● WHAT IS NEEDED
Please return the material exactly; leave no entry out.
BEGIN STUDY MATERIAL
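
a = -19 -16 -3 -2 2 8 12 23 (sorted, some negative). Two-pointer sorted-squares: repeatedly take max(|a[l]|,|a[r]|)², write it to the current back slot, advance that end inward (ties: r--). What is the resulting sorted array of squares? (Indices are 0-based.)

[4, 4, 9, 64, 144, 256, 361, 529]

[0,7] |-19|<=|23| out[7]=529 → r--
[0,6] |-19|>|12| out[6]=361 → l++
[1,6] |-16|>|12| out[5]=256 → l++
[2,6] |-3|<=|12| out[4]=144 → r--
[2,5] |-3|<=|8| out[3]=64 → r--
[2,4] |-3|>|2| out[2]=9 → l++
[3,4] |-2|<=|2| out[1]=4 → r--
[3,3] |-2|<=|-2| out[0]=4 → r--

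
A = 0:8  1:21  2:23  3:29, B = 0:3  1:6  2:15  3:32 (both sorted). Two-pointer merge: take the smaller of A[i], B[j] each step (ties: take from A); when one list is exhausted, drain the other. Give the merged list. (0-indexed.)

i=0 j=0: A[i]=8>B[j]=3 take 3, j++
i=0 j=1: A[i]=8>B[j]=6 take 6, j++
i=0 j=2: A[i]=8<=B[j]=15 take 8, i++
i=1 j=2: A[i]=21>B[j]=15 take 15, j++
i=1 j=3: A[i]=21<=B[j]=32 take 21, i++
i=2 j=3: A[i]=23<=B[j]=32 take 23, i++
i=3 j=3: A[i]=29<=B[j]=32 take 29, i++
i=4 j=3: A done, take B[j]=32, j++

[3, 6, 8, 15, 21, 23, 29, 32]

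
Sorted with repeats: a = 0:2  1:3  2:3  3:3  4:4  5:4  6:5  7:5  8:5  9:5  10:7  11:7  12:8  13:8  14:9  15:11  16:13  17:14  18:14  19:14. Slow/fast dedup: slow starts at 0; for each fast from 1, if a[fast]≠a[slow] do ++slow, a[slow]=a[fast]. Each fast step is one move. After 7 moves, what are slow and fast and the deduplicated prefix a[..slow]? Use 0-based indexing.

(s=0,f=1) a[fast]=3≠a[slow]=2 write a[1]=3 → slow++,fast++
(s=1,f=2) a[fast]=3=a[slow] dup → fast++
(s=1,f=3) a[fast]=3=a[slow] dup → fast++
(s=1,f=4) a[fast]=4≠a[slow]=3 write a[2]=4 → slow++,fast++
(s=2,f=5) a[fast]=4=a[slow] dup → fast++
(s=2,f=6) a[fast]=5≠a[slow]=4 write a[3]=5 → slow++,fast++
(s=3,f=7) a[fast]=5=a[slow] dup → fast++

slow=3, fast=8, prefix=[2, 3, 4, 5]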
END STUDY MATERIAL
● ANSWER FOR THE TASK
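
a = -19 -16 -3 -2 2 8 12 23 (sorted, some negative). Two-pointer sorted-squares: repeatedly take max(|a[l]|,|a[r]|)², write it to the current back slot, advance that end inward (ties: r--). What is the resulting sorted array of squares? (Indices are 0-based.)

[4, 4, 9, 64, 144, 256, 361, 529]

[0,7] |-19|<=|23| out[7]=529 → r--
[0,6] |-19|>|12| out[6]=361 → l++
[1,6] |-16|>|12| out[5]=256 → l++
[2,6] |-3|<=|12| out[4]=144 → r--
[2,5] |-3|<=|8| out[3]=64 → r--
[2,4] |-3|>|2| out[2]=9 → l++
[3,4] |-2|<=|2| out[1]=4 → r--
[3,3] |-2|<=|-2| out[0]=4 → r--

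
A = 0:8  1:21  2:23  3:29, B = 0:3  1:6  2:15  3:32 (both sorted). Two-pointer merge: take the smaller of A[i], B[j] each step (ties: take from A); when one list is exhausted, drain the other. Give the merged list. (0-indexed.)

i=0 j=0: A[i]=8>B[j]=3 take 3, j++
i=0 j=1: A[i]=8>B[j]=6 take 6, j++
i=0 j=2: A[i]=8<=B[j]=15 take 8, i++
i=1 j=2: A[i]=21>B[j]=15 take 15, j++
i=1 j=3: A[i]=21<=B[j]=32 take 21, i++
i=2 j=3: A[i]=23<=B[j]=32 take 23, i++
i=3 j=3: A[i]=29<=B[j]=32 take 29, i++
i=4 j=3: A done, take B[j]=32, j++

[3, 6, 8, 15, 21, 23, 29, 32]

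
Sorted with repeats: a = 0:2  1:3  2:3  3:3  4:4  5:4  6:5  7:5  8:5  9:5  10:7  11:7  12:8  13:8  14:9  15:11  16:13  17:14  18:14  19:14. Slow/fast dedup: slow starts at 0; for each fast from 1, if a[fast]≠a[slow] do ++slow, a[slow]=a[fast]. Each fast step is one move. After 7 moves, what are slow and fast and the deduplicated prefix a[..slow]? Use 0-based indexing.

(s=0,f=1) a[fast]=3≠a[slow]=2 write a[1]=3 → slow++,fast++
(s=1,f=2) a[fast]=3=a[slow] dup → fast++
(s=1,f=3) a[fast]=3=a[slow] dup → fast++
(s=1,f=4) a[fast]=4≠a[slow]=3 write a[2]=4 → slow++,fast++
(s=2,f=5) a[fast]=4=a[slow] dup → fast++
(s=2,f=6) a[fast]=5≠a[slow]=4 write a[3]=5 → slow++,fast++
(s=3,f=7) a[fast]=5=a[slow] dup → fast++

slow=3, fast=8, prefix=[2, 3, 4, 5]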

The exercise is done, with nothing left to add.